PROVIDED INFORMATION:
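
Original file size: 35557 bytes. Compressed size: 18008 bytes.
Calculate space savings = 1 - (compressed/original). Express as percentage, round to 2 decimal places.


ratio = compressed/original = 18008/35557 = 0.506454
savings = 1 - ratio = 1 - 0.506454 = 0.493546
as a percentage: 0.493546 * 100 = 49.35%

Space savings = 1 - 18008/35557 = 49.35%


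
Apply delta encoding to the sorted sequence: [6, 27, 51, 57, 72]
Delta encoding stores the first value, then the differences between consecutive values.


First value: 6
Deltas:
  27 - 6 = 21
  51 - 27 = 24
  57 - 51 = 6
  72 - 57 = 15


Delta encoded: [6, 21, 24, 6, 15]


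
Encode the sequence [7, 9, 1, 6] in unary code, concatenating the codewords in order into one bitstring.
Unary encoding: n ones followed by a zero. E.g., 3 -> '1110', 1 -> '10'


Encode each number as n ones followed by a terminating 0:
  7 -> 11111110 (8 bits)
  9 -> 1111111110 (10 bits)
  1 -> 10 (2 bits)
  6 -> 1111110 (7 bits)
Total length = 8 + 10 + 2 + 7 = 27 bits.

Unary([7, 9, 1, 6]) = 111111101111111110101111110 (27 bits)


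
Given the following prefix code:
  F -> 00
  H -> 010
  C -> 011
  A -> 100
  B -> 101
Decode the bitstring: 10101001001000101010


Decoding step by step:
Bits 101 -> B
Bits 010 -> H
Bits 010 -> H
Bits 010 -> H
Bits 00 -> F
Bits 101 -> B
Bits 010 -> H


Decoded message: BHHHFBH


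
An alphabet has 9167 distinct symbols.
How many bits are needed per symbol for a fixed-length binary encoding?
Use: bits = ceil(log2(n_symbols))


log2(9167) = 13.1622
Bracket: 2^13 = 8192 < 9167 <= 2^14 = 16384
So ceil(log2(9167)) = 14

bits = ceil(log2(9167)) = ceil(13.1622) = 14 bits


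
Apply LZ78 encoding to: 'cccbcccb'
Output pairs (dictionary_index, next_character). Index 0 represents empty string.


LZ78 encoding steps:
Dictionary: {0: ''}
Step 1: w='' (idx 0), next='c' -> output (0, 'c'), add 'c' as idx 1
Step 2: w='c' (idx 1), next='c' -> output (1, 'c'), add 'cc' as idx 2
Step 3: w='' (idx 0), next='b' -> output (0, 'b'), add 'b' as idx 3
Step 4: w='cc' (idx 2), next='c' -> output (2, 'c'), add 'ccc' as idx 4
Step 5: w='b' (idx 3), end of input -> output (3, '')


Encoded: [(0, 'c'), (1, 'c'), (0, 'b'), (2, 'c'), (3, '')]


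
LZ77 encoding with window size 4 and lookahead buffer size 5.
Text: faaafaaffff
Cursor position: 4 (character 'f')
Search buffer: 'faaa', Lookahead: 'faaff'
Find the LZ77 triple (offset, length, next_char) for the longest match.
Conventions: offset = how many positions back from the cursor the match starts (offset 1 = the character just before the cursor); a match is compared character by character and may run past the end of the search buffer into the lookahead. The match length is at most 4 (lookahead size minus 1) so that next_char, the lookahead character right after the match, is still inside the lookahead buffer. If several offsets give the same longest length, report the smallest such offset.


Try each offset into the search buffer:
  offset=1 (pos 3, char 'a'): match length 0
  offset=2 (pos 2, char 'a'): match length 0
  offset=3 (pos 1, char 'a'): match length 0
  offset=4 (pos 0, char 'f'): match length 3
Longest match has length 3 at offset 4.
next_char = character at position 4 + 3 = 7 -> 'f'

Best match: offset=4, length=3 (matching 'faa' starting at position 0)
LZ77 triple: (4, 3, 'f')


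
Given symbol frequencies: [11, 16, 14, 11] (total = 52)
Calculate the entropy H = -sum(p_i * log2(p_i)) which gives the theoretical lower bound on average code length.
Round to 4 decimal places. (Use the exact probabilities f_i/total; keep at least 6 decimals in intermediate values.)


Per-symbol terms -p_i * log2(p_i) with p_i = f_i/52:
  p = 11/52 = 0.211538: log2(p) = -2.241008, -p*log2(p) = 0.474059
  p = 16/52 = 0.307692: log2(p) = -1.700440, -p*log2(p) = 0.523212
  p = 14/52 = 0.269231: log2(p) = -1.893085, -p*log2(p) = 0.509677
  p = 11/52 = 0.211538: log2(p) = -2.241008, -p*log2(p) = 0.474059
H = 0.474059 + 0.523212 + 0.509677 + 0.474059 = 1.981007

H = 1.981 bits/symbol


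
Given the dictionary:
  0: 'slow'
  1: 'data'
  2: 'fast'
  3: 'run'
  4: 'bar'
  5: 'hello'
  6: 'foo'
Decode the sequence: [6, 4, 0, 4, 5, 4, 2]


Look up each index in the dictionary:
  6 -> 'foo'
  4 -> 'bar'
  0 -> 'slow'
  4 -> 'bar'
  5 -> 'hello'
  4 -> 'bar'
  2 -> 'fast'

Decoded: "foo bar slow bar hello bar fast"


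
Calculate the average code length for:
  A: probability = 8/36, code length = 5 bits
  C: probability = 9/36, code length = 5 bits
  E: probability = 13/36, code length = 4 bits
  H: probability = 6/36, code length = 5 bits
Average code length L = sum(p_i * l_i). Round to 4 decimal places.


Weighted contributions p_i * l_i:
  A: (8/36) * 5 = 40/36
  C: (9/36) * 5 = 45/36
  E: (13/36) * 4 = 52/36
  H: (6/36) * 5 = 30/36
Sum = (40 + 45 + 52 + 30)/36 = 167/36

L = 167/36 = 4.6389 bits/symbol


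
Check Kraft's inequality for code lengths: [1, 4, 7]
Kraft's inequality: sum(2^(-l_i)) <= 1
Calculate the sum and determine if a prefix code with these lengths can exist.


Sum = 2^(-1) + 2^(-4) + 2^(-7)
    = 0.5 + 0.0625 + 0.0078125
    = 73/128 = 0.5703125
Since 0.5703125 <= 1, Kraft's inequality IS satisfied.
A prefix code with these lengths CAN exist.

Kraft sum = 0.5703125. Satisfied.


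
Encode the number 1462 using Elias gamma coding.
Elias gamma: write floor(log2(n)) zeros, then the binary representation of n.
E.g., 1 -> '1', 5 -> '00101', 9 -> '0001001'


num_bits = floor(log2(1462)) + 1 = 11
leading_zeros = num_bits - 1 = 10
binary(1462) = 10110110110

Elias gamma(1462) = '0000000000' + '10110110110' = 000000000010110110110 (21 bits)


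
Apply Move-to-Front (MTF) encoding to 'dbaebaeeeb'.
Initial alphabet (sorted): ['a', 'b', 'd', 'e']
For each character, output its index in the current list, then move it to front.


MTF encoding:
'd': index 2 in ['a', 'b', 'd', 'e'] -> ['d', 'a', 'b', 'e']
'b': index 2 in ['d', 'a', 'b', 'e'] -> ['b', 'd', 'a', 'e']
'a': index 2 in ['b', 'd', 'a', 'e'] -> ['a', 'b', 'd', 'e']
'e': index 3 in ['a', 'b', 'd', 'e'] -> ['e', 'a', 'b', 'd']
'b': index 2 in ['e', 'a', 'b', 'd'] -> ['b', 'e', 'a', 'd']
'a': index 2 in ['b', 'e', 'a', 'd'] -> ['a', 'b', 'e', 'd']
'e': index 2 in ['a', 'b', 'e', 'd'] -> ['e', 'a', 'b', 'd']
'e': index 0 in ['e', 'a', 'b', 'd'] -> ['e', 'a', 'b', 'd']
'e': index 0 in ['e', 'a', 'b', 'd'] -> ['e', 'a', 'b', 'd']
'b': index 2 in ['e', 'a', 'b', 'd'] -> ['b', 'e', 'a', 'd']


Output: [2, 2, 2, 3, 2, 2, 2, 0, 0, 2]


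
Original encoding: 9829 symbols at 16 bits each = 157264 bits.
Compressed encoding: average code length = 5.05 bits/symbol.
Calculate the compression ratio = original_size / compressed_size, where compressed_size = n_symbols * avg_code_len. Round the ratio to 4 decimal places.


original_size = n_symbols * orig_bits = 9829 * 16 = 157264 bits
compressed_size = n_symbols * avg_code_len = 9829 * 5.05 = 49636.45 bits
ratio = original_size / compressed_size = 157264 / 49636.45 = 3.1683

Compression ratio = 3.1683


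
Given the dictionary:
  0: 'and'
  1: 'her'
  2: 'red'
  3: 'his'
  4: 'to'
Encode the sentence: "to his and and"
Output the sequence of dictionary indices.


Look up each word in the dictionary:
  'to' -> 4
  'his' -> 3
  'and' -> 0
  'and' -> 0

Encoded: [4, 3, 0, 0]


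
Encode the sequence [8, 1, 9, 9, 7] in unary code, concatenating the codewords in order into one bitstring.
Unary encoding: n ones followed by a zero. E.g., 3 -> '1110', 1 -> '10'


Encode each number as n ones followed by a terminating 0:
  8 -> 111111110 (9 bits)
  1 -> 10 (2 bits)
  9 -> 1111111110 (10 bits)
  9 -> 1111111110 (10 bits)
  7 -> 11111110 (8 bits)
Total length = 9 + 2 + 10 + 10 + 8 = 39 bits.

Unary([8, 1, 9, 9, 7]) = 111111110101111111110111111111011111110 (39 bits)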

TASK GOAL: Your answer should consist only of the lines above between the line holding "Calculate space savings" and the line holding "How many bits", inclusive, each transcribed exactly.

RESULT BELOW:
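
Calculate space savings = 1 - (compressed/original). Express as percentage, round to 2 decimal places.


ratio = compressed/original = 18008/35557 = 0.506454
savings = 1 - ratio = 1 - 0.506454 = 0.493546
as a percentage: 0.493546 * 100 = 49.35%

Space savings = 1 - 18008/35557 = 49.35%


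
Apply delta encoding to the sorted sequence: [6, 27, 51, 57, 72]
Delta encoding stores the first value, then the differences between consecutive values.


First value: 6
Deltas:
  27 - 6 = 21
  51 - 27 = 24
  57 - 51 = 6
  72 - 57 = 15


Delta encoded: [6, 21, 24, 6, 15]


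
Encode the sequence [7, 9, 1, 6] in unary code, concatenating the codewords in order into one bitstring.
Unary encoding: n ones followed by a zero. E.g., 3 -> '1110', 1 -> '10'


Encode each number as n ones followed by a terminating 0:
  7 -> 11111110 (8 bits)
  9 -> 1111111110 (10 bits)
  1 -> 10 (2 bits)
  6 -> 1111110 (7 bits)
Total length = 8 + 10 + 2 + 7 = 27 bits.

Unary([7, 9, 1, 6]) = 111111101111111110101111110 (27 bits)


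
Given the following prefix code:
  F -> 00
  H -> 010
  C -> 011
  A -> 100
  B -> 101
Decode the bitstring: 10101001001000101010


Decoding step by step:
Bits 101 -> B
Bits 010 -> H
Bits 010 -> H
Bits 010 -> H
Bits 00 -> F
Bits 101 -> B
Bits 010 -> H


Decoded message: BHHHFBH


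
An alphabet has 9167 distinct symbols.
How many bits are needed per symbol for a fixed-length binary encoding?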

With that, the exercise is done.